Transcribe the material from its first line onward, ending with the line that contains "Answer: -107650/13 ≈ -8280.8" and adding nothing beyond it.

....

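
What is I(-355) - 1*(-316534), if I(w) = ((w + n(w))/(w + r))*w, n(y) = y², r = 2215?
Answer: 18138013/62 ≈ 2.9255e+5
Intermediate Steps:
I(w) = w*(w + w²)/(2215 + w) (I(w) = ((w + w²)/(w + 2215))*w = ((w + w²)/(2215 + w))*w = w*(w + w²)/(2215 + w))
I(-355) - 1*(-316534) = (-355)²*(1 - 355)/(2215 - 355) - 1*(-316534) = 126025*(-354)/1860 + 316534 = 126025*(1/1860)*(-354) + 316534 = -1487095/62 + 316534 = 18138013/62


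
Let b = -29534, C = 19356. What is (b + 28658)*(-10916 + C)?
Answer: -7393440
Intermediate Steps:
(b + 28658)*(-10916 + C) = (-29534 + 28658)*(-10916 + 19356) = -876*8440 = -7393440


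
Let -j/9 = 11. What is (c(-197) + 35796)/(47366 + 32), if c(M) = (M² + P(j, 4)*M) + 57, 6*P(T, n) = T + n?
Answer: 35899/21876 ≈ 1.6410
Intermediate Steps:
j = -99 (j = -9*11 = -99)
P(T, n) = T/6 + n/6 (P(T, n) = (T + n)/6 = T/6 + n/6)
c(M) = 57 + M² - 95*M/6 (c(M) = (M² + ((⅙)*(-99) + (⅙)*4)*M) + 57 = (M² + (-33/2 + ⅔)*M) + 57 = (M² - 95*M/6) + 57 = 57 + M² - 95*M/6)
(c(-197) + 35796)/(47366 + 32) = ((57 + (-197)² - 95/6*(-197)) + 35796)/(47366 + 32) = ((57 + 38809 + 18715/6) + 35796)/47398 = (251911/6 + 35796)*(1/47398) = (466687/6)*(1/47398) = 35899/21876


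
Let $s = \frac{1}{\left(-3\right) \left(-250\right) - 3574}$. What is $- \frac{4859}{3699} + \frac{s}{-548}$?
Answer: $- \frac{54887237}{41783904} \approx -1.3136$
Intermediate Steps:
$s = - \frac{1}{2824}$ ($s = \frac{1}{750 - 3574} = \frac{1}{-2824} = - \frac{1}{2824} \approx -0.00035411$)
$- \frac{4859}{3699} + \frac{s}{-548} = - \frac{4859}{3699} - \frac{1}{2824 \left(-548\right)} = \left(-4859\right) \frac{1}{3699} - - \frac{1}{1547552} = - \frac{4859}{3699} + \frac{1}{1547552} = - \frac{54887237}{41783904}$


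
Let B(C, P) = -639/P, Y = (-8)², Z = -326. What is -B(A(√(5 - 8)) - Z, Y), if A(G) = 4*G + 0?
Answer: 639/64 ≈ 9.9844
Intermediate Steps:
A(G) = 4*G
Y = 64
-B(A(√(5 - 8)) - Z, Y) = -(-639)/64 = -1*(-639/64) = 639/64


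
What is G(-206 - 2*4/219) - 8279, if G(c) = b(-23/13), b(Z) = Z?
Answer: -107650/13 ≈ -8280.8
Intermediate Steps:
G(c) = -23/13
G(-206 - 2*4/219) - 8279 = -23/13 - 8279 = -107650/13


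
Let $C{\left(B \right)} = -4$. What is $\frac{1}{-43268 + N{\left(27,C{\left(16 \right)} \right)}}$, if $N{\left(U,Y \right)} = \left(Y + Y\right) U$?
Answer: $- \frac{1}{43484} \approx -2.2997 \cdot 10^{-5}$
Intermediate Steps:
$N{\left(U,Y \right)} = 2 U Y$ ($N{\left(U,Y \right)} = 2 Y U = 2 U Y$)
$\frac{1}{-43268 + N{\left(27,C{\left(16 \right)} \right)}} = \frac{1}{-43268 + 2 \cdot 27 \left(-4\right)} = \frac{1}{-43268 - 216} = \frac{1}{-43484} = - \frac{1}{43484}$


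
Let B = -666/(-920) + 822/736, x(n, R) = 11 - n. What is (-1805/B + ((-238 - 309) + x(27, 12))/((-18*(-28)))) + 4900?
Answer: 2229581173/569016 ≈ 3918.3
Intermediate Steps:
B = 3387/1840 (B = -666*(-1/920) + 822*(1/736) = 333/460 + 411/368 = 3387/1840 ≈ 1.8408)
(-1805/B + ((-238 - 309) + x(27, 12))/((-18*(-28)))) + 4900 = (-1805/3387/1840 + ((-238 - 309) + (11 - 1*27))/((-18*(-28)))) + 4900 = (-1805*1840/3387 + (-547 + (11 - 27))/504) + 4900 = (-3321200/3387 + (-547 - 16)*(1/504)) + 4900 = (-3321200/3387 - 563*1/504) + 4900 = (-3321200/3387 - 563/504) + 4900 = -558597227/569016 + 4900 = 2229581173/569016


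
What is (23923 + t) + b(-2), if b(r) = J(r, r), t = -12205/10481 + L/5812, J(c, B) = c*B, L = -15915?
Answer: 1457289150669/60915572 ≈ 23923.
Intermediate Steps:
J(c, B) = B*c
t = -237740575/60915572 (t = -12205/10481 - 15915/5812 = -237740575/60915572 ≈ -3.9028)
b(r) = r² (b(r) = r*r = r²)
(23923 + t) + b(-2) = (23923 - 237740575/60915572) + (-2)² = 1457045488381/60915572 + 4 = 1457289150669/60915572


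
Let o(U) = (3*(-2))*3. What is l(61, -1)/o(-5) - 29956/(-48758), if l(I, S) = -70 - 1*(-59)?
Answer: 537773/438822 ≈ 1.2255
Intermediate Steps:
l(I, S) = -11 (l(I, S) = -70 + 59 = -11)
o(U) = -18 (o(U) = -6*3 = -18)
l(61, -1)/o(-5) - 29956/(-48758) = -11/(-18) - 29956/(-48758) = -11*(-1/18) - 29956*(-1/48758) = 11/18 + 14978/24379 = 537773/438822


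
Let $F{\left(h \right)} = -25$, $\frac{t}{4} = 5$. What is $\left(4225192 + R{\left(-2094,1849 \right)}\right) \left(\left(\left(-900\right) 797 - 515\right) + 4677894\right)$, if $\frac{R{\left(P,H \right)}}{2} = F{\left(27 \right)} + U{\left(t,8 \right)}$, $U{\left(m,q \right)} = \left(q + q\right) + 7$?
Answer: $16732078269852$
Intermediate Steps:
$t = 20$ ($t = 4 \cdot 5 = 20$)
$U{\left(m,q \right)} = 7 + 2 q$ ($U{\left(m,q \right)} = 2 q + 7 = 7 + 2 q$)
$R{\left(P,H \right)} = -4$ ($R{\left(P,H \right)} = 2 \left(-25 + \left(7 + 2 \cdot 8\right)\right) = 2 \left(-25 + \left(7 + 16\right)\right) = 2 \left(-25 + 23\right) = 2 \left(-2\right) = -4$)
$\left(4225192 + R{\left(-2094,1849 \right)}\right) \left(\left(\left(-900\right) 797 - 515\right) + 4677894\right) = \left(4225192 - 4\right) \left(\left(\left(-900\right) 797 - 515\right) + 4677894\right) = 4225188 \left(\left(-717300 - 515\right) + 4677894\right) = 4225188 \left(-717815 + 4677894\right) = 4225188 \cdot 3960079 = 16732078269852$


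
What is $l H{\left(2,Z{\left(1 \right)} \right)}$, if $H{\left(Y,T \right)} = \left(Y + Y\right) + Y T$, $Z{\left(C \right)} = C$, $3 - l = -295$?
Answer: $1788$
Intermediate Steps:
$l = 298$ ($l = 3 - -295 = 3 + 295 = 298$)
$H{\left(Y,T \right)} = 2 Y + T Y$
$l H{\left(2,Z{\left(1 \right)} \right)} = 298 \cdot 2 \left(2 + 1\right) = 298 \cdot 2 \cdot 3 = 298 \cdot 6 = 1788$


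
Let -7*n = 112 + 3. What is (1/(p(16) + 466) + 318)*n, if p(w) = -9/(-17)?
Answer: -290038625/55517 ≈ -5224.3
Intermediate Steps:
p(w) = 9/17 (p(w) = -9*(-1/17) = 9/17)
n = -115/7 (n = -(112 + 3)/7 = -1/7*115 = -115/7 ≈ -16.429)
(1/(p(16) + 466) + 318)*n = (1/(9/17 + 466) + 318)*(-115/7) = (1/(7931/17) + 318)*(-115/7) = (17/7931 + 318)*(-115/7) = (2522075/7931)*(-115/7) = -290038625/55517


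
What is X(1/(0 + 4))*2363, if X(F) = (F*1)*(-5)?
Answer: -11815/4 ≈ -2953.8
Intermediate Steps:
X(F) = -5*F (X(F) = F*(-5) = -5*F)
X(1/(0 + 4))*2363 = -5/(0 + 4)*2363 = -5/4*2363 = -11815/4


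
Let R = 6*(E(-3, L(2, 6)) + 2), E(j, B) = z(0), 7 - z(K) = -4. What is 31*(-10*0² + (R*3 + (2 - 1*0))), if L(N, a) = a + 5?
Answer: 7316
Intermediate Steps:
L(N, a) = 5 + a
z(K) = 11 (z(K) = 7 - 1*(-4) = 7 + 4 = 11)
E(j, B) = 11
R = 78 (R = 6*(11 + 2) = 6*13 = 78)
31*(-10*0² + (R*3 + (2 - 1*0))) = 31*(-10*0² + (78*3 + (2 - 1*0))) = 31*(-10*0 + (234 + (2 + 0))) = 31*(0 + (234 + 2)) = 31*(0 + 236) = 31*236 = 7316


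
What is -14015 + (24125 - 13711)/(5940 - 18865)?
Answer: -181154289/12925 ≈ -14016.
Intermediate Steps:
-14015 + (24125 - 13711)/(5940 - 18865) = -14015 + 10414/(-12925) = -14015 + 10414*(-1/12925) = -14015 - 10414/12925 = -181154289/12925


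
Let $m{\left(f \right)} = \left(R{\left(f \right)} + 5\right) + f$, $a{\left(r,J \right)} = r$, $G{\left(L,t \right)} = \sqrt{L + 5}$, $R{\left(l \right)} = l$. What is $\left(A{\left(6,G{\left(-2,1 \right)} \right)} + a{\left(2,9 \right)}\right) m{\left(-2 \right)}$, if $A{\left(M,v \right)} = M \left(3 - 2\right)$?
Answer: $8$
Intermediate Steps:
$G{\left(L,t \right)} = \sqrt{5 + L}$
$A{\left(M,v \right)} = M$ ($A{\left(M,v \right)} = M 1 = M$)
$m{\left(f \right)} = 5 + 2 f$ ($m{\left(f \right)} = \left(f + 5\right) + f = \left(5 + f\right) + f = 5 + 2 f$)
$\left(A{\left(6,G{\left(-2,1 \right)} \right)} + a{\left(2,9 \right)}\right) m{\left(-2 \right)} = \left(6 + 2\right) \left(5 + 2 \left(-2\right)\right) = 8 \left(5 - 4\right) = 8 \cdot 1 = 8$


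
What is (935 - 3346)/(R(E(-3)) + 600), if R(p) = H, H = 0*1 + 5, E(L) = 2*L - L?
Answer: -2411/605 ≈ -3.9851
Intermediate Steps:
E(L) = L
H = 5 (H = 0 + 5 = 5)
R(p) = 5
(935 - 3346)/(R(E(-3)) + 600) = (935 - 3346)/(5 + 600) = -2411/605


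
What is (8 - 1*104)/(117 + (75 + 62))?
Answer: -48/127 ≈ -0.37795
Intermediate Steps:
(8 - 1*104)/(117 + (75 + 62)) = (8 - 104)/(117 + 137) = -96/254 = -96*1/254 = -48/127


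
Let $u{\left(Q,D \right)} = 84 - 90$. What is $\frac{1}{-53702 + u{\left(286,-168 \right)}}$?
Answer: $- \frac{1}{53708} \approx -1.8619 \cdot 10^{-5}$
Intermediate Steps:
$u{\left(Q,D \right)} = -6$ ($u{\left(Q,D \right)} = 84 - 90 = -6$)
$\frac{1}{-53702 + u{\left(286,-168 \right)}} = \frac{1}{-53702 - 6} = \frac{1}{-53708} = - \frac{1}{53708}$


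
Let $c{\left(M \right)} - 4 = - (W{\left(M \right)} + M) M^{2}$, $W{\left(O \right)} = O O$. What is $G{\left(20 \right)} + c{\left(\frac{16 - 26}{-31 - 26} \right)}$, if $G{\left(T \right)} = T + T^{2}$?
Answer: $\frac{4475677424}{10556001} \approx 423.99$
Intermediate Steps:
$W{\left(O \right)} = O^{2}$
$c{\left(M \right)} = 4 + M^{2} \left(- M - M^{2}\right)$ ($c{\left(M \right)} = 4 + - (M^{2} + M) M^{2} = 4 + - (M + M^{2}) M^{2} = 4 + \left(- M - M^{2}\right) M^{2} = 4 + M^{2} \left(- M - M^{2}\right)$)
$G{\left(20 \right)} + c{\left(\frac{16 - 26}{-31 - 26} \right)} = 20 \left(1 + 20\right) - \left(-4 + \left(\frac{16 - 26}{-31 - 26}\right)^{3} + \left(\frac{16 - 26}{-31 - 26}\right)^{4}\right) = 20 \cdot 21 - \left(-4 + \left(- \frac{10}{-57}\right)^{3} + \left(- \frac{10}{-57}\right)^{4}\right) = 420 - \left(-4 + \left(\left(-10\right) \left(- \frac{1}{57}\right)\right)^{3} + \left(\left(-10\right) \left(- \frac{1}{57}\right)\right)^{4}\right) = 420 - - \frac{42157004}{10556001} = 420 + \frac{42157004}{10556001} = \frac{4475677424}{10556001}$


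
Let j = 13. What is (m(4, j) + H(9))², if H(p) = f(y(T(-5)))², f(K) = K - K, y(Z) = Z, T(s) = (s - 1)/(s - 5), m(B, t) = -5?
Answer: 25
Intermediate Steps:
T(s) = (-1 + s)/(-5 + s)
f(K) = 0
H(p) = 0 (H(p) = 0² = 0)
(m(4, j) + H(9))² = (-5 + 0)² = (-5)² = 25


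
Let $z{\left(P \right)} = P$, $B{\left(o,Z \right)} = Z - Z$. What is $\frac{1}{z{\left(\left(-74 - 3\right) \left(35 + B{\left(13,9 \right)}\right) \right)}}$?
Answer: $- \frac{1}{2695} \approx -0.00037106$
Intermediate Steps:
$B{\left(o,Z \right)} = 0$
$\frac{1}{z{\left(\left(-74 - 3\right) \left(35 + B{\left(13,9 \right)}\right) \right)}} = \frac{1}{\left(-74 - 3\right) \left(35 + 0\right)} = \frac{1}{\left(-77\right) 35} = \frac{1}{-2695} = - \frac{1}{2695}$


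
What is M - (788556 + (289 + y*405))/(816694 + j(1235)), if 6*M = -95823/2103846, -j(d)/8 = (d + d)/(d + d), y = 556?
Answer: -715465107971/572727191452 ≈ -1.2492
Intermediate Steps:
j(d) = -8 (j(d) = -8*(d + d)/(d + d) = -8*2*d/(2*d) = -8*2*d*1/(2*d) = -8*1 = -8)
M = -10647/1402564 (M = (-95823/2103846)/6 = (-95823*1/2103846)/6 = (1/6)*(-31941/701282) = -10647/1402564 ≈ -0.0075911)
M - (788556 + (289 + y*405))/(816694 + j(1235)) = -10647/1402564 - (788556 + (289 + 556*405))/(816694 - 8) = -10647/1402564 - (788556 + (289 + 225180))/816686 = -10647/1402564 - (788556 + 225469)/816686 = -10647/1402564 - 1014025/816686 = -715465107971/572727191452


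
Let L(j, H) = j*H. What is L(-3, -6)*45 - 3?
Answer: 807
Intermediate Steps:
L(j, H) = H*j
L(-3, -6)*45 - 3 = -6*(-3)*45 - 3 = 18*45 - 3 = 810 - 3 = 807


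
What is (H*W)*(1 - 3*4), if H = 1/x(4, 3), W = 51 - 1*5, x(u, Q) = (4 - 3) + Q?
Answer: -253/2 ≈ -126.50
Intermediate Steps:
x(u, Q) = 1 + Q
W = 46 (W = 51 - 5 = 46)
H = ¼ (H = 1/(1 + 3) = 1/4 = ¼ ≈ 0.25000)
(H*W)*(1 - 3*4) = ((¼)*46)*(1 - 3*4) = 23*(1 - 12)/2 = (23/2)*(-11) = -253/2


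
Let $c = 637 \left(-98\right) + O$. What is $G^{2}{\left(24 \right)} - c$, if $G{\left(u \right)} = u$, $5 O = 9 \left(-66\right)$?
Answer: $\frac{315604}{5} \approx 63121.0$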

....

● **Response to the task**:
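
What is I(-355) - 1*(-316534), if I(w) = ((w + n(w))/(w + r))*w, n(y) = y², r = 2215?
Answer: 18138013/62 ≈ 2.9255e+5
Intermediate Steps:
I(w) = w*(w + w²)/(2215 + w) (I(w) = ((w + w²)/(w + 2215))*w = ((w + w²)/(2215 + w))*w = w*(w + w²)/(2215 + w))
I(-355) - 1*(-316534) = (-355)²*(1 - 355)/(2215 - 355) - 1*(-316534) = 126025*(-354)/1860 + 316534 = 126025*(1/1860)*(-354) + 316534 = -1487095/62 + 316534 = 18138013/62


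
Let b = -29534, C = 19356. What is (b + 28658)*(-10916 + C)?
Answer: -7393440
Intermediate Steps:
(b + 28658)*(-10916 + C) = (-29534 + 28658)*(-10916 + 19356) = -876*8440 = -7393440


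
Let -j/9 = 11. What is (c(-197) + 35796)/(47366 + 32), if c(M) = (M² + P(j, 4)*M) + 57, 6*P(T, n) = T + n?
Answer: 35899/21876 ≈ 1.6410
Intermediate Steps:
j = -99 (j = -9*11 = -99)
P(T, n) = T/6 + n/6 (P(T, n) = (T + n)/6 = T/6 + n/6)
c(M) = 57 + M² - 95*M/6 (c(M) = (M² + ((⅙)*(-99) + (⅙)*4)*M) + 57 = (M² + (-33/2 + ⅔)*M) + 57 = (M² - 95*M/6) + 57 = 57 + M² - 95*M/6)
(c(-197) + 35796)/(47366 + 32) = ((57 + (-197)² - 95/6*(-197)) + 35796)/(47366 + 32) = ((57 + 38809 + 18715/6) + 35796)/47398 = (251911/6 + 35796)*(1/47398) = (466687/6)*(1/47398) = 35899/21876


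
Let $s = \frac{1}{\left(-3\right) \left(-250\right) - 3574}$. What is $- \frac{4859}{3699} + \frac{s}{-548}$?
Answer: $- \frac{54887237}{41783904} \approx -1.3136$
Intermediate Steps:
$s = - \frac{1}{2824}$ ($s = \frac{1}{750 - 3574} = \frac{1}{-2824} = - \frac{1}{2824} \approx -0.00035411$)
$- \frac{4859}{3699} + \frac{s}{-548} = - \frac{4859}{3699} - \frac{1}{2824 \left(-548\right)} = \left(-4859\right) \frac{1}{3699} - - \frac{1}{1547552} = - \frac{4859}{3699} + \frac{1}{1547552} = - \frac{54887237}{41783904}$


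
Let B(C, P) = -639/P, Y = (-8)², Z = -326. What is -B(A(√(5 - 8)) - Z, Y), if A(G) = 4*G + 0?
Answer: 639/64 ≈ 9.9844
Intermediate Steps:
A(G) = 4*G
Y = 64
-B(A(√(5 - 8)) - Z, Y) = -(-639)/64 = -1*(-639/64) = 639/64


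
What is G(-206 - 2*4/219) - 8279, if G(c) = b(-23/13), b(Z) = Z?
Answer: -107650/13 ≈ -8280.8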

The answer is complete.